## Dataset records:
--- START ---

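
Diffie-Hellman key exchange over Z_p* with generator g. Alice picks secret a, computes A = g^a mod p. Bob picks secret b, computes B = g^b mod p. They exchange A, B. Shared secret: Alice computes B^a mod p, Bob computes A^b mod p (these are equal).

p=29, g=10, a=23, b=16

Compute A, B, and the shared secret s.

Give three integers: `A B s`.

Answer: 11 16 24

Derivation:
A = 10^23 mod 29  (bits of 23 = 10111)
  bit 0 = 1: r = r^2 * 10 mod 29 = 1^2 * 10 = 1*10 = 10
  bit 1 = 0: r = r^2 mod 29 = 10^2 = 13
  bit 2 = 1: r = r^2 * 10 mod 29 = 13^2 * 10 = 24*10 = 8
  bit 3 = 1: r = r^2 * 10 mod 29 = 8^2 * 10 = 6*10 = 2
  bit 4 = 1: r = r^2 * 10 mod 29 = 2^2 * 10 = 4*10 = 11
  -> A = 11
B = 10^16 mod 29  (bits of 16 = 10000)
  bit 0 = 1: r = r^2 * 10 mod 29 = 1^2 * 10 = 1*10 = 10
  bit 1 = 0: r = r^2 mod 29 = 10^2 = 13
  bit 2 = 0: r = r^2 mod 29 = 13^2 = 24
  bit 3 = 0: r = r^2 mod 29 = 24^2 = 25
  bit 4 = 0: r = r^2 mod 29 = 25^2 = 16
  -> B = 16
s = B^a = 16^23 mod 29  (bits of 23 = 10111)
  bit 0 = 1: r = r^2 * 16 mod 29 = 1^2 * 16 = 1*16 = 16
  bit 1 = 0: r = r^2 mod 29 = 16^2 = 24
  bit 2 = 1: r = r^2 * 16 mod 29 = 24^2 * 16 = 25*16 = 23
  bit 3 = 1: r = r^2 * 16 mod 29 = 23^2 * 16 = 7*16 = 25
  bit 4 = 1: r = r^2 * 16 mod 29 = 25^2 * 16 = 16*16 = 24
  -> s = B^a = 24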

--- END ---

## Description of the task:
Return every line of the listing, word for word.

## Response below:
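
Diffie-Hellman key exchange over Z_p* with generator g. Alice picks secret a, computes A = g^a mod p. Bob picks secret b, computes B = g^b mod p. They exchange A, B. Shared secret: Alice computes B^a mod p, Bob computes A^b mod p (these are equal).

p=29, g=10, a=23, b=16

Compute A, B, and the shared secret s.

Give three integers: `A B s`.

Answer: 11 16 24

Derivation:
A = 10^23 mod 29  (bits of 23 = 10111)
  bit 0 = 1: r = r^2 * 10 mod 29 = 1^2 * 10 = 1*10 = 10
  bit 1 = 0: r = r^2 mod 29 = 10^2 = 13
  bit 2 = 1: r = r^2 * 10 mod 29 = 13^2 * 10 = 24*10 = 8
  bit 3 = 1: r = r^2 * 10 mod 29 = 8^2 * 10 = 6*10 = 2
  bit 4 = 1: r = r^2 * 10 mod 29 = 2^2 * 10 = 4*10 = 11
  -> A = 11
B = 10^16 mod 29  (bits of 16 = 10000)
  bit 0 = 1: r = r^2 * 10 mod 29 = 1^2 * 10 = 1*10 = 10
  bit 1 = 0: r = r^2 mod 29 = 10^2 = 13
  bit 2 = 0: r = r^2 mod 29 = 13^2 = 24
  bit 3 = 0: r = r^2 mod 29 = 24^2 = 25
  bit 4 = 0: r = r^2 mod 29 = 25^2 = 16
  -> B = 16
s = B^a = 16^23 mod 29  (bits of 23 = 10111)
  bit 0 = 1: r = r^2 * 16 mod 29 = 1^2 * 16 = 1*16 = 16
  bit 1 = 0: r = r^2 mod 29 = 16^2 = 24
  bit 2 = 1: r = r^2 * 16 mod 29 = 24^2 * 16 = 25*16 = 23
  bit 3 = 1: r = r^2 * 16 mod 29 = 23^2 * 16 = 7*16 = 25
  bit 4 = 1: r = r^2 * 16 mod 29 = 25^2 * 16 = 16*16 = 24
  -> s = B^a = 24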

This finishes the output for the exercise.